Task item >> For every line below that includes the word "Milan", add one; report the final number and nothing else.

Dataset entries >>
+ + +

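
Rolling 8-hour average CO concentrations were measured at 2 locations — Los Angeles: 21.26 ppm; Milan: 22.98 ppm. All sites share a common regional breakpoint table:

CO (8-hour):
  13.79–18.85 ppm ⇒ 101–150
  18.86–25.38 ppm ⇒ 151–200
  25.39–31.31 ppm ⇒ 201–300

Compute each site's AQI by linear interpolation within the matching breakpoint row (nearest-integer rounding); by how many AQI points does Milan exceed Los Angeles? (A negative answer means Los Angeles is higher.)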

+ + +

Reply to the exercise >> 2